### DATA LISTING
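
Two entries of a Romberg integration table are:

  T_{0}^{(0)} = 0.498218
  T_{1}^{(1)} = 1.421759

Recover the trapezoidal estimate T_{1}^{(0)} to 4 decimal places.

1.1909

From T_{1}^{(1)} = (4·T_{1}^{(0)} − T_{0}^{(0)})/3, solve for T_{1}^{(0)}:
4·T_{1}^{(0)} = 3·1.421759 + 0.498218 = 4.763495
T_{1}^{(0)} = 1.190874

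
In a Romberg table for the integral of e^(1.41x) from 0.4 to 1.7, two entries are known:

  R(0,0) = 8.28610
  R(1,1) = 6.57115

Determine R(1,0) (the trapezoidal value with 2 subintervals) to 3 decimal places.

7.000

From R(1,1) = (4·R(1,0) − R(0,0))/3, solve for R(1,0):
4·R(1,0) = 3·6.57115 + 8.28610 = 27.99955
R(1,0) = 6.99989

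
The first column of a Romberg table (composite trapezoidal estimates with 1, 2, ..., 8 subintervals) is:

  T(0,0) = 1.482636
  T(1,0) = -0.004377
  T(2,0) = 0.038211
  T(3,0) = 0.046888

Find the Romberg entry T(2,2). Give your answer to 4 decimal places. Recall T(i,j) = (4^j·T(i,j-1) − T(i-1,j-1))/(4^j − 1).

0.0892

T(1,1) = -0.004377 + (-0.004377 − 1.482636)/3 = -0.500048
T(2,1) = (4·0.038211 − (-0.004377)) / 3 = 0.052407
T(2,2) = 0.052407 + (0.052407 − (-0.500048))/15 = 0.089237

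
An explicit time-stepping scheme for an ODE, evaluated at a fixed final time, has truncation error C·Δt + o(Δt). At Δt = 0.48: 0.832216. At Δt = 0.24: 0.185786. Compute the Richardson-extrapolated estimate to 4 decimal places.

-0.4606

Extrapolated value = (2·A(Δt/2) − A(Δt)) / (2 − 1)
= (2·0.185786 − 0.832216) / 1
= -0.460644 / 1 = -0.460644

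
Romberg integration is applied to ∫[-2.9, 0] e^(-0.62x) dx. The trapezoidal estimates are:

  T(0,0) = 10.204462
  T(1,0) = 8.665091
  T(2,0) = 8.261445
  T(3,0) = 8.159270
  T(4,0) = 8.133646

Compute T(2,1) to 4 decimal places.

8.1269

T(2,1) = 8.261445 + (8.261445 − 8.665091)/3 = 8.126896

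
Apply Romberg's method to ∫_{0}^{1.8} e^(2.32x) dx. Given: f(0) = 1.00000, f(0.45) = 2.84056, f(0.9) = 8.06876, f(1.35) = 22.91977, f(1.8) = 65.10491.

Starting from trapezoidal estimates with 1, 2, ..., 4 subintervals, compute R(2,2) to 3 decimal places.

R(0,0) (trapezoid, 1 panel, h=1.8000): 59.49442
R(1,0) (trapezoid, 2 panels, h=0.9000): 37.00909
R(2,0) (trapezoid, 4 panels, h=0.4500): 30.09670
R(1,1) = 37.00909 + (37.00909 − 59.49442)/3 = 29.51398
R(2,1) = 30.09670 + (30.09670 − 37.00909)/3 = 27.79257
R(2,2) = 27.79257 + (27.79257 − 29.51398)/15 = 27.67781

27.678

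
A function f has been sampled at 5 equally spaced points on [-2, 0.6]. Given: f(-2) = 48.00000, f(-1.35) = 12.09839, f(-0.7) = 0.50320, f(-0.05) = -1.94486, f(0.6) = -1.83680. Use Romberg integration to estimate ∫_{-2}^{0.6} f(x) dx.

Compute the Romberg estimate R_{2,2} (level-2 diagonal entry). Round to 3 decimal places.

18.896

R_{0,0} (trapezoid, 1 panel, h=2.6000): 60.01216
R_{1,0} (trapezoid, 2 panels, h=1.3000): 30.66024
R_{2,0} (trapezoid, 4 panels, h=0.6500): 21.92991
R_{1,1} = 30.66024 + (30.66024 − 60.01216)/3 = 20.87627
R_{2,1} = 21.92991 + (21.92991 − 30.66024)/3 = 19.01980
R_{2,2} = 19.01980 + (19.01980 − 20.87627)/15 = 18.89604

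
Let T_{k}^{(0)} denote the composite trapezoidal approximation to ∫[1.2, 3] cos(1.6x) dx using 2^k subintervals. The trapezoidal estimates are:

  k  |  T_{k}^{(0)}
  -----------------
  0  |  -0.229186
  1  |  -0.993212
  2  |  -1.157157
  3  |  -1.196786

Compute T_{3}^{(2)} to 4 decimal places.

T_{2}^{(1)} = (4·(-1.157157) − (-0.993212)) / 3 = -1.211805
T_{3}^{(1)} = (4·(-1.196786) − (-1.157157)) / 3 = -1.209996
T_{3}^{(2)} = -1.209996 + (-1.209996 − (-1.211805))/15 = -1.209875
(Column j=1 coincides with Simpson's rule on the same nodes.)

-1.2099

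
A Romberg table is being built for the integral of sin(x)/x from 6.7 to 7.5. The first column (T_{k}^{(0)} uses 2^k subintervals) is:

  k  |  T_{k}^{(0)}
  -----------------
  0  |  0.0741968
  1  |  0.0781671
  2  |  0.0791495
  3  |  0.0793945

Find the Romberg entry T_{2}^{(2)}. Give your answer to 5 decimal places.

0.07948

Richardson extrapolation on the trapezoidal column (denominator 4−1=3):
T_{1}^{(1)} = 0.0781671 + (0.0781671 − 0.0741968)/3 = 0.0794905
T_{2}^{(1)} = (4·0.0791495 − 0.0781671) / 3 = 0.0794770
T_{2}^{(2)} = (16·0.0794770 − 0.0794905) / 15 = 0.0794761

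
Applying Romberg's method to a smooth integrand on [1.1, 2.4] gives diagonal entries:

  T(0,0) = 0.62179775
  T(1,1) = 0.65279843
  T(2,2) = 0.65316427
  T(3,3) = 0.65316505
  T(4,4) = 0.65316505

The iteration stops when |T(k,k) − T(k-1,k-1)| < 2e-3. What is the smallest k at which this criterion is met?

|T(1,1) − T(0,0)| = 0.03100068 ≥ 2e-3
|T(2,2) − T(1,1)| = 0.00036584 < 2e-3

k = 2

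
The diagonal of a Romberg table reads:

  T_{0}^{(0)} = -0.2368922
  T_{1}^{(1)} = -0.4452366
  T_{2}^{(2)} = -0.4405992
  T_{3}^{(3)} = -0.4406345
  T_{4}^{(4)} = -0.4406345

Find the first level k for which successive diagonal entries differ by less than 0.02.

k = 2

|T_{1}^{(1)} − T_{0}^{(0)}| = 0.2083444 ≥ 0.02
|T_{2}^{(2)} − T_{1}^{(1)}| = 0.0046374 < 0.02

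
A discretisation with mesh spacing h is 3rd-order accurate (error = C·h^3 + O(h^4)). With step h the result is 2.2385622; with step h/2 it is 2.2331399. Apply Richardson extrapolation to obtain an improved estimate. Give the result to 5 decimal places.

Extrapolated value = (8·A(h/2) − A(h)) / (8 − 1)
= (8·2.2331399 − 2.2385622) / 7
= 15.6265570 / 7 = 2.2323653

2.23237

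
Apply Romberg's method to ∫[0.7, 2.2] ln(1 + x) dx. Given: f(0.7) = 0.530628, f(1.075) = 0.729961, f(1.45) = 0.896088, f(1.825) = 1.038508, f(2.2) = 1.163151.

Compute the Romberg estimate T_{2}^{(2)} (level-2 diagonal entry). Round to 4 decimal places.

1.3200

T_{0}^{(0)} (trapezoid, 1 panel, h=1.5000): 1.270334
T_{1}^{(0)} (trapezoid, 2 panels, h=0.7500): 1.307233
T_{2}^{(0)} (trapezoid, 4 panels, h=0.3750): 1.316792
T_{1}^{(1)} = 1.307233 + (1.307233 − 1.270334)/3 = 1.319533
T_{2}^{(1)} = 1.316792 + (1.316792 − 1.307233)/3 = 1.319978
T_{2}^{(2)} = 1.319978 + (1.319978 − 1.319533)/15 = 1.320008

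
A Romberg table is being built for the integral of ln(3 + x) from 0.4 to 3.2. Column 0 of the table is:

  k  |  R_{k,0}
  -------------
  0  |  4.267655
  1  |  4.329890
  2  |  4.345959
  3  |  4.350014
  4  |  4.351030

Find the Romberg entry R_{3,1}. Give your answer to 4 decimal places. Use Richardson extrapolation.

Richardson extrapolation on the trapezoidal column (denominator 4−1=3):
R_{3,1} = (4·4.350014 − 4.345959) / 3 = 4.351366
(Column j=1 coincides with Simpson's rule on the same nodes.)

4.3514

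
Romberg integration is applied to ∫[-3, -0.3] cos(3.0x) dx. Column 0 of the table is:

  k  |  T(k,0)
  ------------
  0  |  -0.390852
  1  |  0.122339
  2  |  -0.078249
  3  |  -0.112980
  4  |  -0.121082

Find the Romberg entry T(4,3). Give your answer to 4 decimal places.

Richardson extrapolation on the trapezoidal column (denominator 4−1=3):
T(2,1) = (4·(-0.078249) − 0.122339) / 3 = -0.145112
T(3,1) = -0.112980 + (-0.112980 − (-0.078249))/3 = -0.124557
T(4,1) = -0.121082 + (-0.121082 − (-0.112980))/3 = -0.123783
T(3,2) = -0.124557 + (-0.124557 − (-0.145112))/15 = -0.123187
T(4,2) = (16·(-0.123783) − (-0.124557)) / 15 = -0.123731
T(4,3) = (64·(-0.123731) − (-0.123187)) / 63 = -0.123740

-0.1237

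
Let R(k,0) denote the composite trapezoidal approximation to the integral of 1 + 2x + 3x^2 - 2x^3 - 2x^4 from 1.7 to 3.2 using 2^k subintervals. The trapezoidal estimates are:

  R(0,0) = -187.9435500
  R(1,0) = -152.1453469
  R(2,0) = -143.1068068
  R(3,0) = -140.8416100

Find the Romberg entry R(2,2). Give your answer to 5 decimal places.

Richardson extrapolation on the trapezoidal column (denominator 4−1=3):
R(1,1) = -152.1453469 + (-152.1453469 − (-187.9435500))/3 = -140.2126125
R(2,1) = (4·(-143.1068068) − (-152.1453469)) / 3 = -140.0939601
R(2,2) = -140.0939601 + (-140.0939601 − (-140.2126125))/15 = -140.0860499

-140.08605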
######
### DATA LISTING
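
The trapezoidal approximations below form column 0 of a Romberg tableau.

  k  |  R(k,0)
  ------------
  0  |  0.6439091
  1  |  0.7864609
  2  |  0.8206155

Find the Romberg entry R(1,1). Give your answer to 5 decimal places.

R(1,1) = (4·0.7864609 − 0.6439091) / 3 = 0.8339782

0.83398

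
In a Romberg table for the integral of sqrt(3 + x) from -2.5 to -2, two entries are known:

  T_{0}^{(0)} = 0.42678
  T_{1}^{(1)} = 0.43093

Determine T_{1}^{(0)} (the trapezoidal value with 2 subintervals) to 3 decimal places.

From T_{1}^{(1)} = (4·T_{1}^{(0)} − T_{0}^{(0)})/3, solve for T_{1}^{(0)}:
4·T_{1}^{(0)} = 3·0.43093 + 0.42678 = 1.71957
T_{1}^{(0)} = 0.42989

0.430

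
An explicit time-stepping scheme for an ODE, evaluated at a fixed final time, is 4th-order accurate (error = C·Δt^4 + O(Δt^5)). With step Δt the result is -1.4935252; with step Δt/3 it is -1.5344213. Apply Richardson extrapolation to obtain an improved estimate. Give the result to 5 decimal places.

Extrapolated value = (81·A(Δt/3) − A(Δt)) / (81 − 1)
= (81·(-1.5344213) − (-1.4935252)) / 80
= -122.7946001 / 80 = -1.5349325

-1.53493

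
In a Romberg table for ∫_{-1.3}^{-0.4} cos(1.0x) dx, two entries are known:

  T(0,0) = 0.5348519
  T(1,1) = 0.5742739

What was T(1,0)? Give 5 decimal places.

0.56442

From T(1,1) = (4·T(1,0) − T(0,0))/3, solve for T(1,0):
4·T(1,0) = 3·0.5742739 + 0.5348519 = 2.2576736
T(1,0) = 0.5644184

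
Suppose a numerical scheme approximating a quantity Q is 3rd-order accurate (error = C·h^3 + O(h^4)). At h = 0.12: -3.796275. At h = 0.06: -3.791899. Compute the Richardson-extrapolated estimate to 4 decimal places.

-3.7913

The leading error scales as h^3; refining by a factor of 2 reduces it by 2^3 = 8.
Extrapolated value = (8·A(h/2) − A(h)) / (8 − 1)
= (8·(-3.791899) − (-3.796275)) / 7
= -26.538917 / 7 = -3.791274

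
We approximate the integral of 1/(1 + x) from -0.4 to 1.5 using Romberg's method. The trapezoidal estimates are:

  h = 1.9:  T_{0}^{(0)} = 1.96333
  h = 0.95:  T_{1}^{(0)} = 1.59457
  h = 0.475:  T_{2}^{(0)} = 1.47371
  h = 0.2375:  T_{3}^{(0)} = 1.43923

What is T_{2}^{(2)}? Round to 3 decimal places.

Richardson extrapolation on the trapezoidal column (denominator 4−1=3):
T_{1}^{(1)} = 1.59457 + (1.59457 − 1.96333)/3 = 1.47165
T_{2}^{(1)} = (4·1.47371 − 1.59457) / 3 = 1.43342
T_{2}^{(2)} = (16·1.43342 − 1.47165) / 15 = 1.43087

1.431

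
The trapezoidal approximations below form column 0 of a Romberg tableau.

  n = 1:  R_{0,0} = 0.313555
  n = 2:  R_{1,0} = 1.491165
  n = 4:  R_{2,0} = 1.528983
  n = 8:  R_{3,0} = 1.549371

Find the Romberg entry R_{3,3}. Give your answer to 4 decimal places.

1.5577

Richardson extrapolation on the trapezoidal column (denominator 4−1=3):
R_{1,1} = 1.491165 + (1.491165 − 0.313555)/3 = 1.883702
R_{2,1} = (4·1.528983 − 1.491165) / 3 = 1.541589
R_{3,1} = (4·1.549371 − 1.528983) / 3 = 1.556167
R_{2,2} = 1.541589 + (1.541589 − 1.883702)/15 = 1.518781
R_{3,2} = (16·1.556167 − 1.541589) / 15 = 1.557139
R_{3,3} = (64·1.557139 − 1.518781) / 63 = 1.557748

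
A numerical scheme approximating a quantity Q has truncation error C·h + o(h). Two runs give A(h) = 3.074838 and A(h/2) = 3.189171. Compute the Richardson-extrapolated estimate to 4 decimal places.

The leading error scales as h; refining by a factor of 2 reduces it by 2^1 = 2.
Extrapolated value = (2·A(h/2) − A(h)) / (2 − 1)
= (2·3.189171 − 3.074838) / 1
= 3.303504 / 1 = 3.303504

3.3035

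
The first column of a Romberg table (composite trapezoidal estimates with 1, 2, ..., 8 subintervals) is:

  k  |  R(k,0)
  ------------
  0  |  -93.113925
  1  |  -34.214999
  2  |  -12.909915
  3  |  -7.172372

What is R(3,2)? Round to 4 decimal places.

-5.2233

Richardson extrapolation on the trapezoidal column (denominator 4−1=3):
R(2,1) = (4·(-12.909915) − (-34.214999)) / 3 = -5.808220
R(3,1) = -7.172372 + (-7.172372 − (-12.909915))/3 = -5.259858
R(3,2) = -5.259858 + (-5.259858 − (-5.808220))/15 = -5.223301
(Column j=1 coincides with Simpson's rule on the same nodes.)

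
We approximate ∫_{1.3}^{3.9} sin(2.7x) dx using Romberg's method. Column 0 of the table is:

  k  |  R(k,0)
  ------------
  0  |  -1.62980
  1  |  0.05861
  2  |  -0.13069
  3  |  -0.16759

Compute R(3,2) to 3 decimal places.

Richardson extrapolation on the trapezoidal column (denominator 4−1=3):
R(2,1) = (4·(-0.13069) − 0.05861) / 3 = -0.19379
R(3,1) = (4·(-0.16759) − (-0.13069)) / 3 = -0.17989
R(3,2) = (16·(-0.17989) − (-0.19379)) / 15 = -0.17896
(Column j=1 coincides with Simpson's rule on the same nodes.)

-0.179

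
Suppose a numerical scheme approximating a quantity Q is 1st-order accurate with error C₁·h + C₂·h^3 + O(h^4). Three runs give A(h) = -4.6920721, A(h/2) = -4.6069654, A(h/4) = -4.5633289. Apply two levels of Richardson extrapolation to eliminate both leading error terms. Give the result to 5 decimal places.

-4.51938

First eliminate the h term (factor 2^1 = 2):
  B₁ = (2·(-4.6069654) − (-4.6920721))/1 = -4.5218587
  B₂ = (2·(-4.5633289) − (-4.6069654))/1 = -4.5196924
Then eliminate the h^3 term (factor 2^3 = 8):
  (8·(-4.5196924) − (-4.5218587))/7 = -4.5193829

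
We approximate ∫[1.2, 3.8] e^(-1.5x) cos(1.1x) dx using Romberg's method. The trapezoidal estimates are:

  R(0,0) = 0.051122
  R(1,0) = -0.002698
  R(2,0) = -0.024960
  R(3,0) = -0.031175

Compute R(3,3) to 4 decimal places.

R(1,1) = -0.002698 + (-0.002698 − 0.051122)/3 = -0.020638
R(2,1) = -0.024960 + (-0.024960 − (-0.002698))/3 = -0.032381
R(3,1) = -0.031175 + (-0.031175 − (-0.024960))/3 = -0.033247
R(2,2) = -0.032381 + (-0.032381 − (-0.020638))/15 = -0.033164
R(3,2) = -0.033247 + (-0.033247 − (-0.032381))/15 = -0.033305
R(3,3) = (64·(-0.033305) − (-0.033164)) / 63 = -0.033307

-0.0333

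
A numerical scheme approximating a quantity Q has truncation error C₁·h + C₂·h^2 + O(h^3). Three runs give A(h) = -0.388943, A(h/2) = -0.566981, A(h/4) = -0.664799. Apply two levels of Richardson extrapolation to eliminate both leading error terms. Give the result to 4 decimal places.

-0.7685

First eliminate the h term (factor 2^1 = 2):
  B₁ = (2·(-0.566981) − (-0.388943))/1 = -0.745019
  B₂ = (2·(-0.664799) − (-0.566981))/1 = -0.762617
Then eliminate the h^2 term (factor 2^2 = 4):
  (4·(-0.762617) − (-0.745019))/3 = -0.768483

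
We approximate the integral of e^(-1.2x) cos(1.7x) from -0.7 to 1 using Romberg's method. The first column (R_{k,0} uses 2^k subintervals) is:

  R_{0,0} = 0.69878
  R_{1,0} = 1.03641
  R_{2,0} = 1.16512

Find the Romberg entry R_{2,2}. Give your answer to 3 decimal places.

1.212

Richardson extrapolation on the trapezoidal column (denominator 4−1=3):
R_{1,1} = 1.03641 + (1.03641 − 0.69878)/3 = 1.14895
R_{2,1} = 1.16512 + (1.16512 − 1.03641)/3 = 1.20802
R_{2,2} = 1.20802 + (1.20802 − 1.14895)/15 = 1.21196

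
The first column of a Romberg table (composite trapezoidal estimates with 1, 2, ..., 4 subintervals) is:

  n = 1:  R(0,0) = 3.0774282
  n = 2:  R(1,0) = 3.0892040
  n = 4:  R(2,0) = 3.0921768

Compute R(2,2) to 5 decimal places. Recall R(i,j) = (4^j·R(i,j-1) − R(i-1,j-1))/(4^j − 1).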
######
### DATA LISTING
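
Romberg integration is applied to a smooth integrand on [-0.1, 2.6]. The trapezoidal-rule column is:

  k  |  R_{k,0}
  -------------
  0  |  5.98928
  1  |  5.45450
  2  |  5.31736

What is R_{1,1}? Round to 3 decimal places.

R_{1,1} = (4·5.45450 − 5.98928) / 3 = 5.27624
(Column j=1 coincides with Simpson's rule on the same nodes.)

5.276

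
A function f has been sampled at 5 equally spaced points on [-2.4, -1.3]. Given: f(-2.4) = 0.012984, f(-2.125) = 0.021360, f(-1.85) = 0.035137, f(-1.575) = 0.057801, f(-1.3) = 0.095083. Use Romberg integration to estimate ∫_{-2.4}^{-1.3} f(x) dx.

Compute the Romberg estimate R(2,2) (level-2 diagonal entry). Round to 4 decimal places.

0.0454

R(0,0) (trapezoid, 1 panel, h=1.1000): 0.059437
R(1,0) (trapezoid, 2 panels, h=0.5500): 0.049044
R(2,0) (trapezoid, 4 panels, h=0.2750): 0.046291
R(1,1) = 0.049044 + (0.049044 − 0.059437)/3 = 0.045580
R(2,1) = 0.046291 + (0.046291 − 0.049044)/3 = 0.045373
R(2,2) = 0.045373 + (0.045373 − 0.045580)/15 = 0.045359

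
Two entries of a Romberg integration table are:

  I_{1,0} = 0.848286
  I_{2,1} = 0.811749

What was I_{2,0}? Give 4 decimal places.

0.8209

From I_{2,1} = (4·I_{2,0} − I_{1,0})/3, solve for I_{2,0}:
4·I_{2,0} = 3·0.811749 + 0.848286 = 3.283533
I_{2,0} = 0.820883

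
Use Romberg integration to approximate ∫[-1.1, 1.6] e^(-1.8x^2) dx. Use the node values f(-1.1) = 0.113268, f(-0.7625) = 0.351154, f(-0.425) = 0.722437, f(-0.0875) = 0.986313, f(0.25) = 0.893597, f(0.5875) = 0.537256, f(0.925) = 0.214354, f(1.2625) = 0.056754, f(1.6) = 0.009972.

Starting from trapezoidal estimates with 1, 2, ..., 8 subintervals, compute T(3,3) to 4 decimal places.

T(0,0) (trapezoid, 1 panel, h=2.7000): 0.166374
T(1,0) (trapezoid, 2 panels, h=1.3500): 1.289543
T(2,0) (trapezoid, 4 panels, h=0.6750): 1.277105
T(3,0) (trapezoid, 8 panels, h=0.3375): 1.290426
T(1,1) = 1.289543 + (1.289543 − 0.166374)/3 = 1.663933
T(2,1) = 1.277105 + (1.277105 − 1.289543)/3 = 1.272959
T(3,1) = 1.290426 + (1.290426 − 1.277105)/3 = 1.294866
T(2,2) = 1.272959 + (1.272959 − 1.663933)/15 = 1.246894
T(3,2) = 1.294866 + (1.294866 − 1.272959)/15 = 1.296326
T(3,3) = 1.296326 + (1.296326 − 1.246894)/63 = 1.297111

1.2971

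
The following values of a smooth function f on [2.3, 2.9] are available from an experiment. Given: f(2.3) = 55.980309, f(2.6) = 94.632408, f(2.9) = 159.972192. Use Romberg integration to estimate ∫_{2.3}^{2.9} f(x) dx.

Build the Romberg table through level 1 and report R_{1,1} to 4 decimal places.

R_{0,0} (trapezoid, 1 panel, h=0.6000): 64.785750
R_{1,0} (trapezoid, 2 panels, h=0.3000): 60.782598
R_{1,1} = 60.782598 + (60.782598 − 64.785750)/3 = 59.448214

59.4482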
######
» PROMPT
In the listing above, find the line containing "to ∫[1.2, 3]" and the line containing "T(4,4) = 0.65316505". Output them and every line between, exactly, and nothing else.

» RESPONSE BELOW
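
Let T_{k}^{(0)} denote the composite trapezoidal approximation to ∫[1.2, 3] cos(1.6x) dx using 2^k subintervals. The trapezoidal estimates are:

  k  |  T_{k}^{(0)}
  -----------------
  0  |  -0.229186
  1  |  -0.993212
  2  |  -1.157157
  3  |  -1.196786

Compute T_{3}^{(2)} to 4 decimal places.

T_{2}^{(1)} = (4·(-1.157157) − (-0.993212)) / 3 = -1.211805
T_{3}^{(1)} = (4·(-1.196786) − (-1.157157)) / 3 = -1.209996
T_{3}^{(2)} = -1.209996 + (-1.209996 − (-1.211805))/15 = -1.209875
(Column j=1 coincides with Simpson's rule on the same nodes.)

-1.2099

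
A Romberg table is being built for the integral of sin(x)/x from 6.7 to 7.5. The first column (T_{k}^{(0)} uses 2^k subintervals) is:

  k  |  T_{k}^{(0)}
  -----------------
  0  |  0.0741968
  1  |  0.0781671
  2  |  0.0791495
  3  |  0.0793945

Find the Romberg entry T_{2}^{(2)}. Give your answer to 5 decimal places.

0.07948

Richardson extrapolation on the trapezoidal column (denominator 4−1=3):
T_{1}^{(1)} = 0.0781671 + (0.0781671 − 0.0741968)/3 = 0.0794905
T_{2}^{(1)} = (4·0.0791495 − 0.0781671) / 3 = 0.0794770
T_{2}^{(2)} = (16·0.0794770 − 0.0794905) / 15 = 0.0794761

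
Applying Romberg's method to a smooth integrand on [1.1, 2.4] gives diagonal entries:

  T(0,0) = 0.62179775
  T(1,1) = 0.65279843
  T(2,2) = 0.65316427
  T(3,3) = 0.65316505
  T(4,4) = 0.65316505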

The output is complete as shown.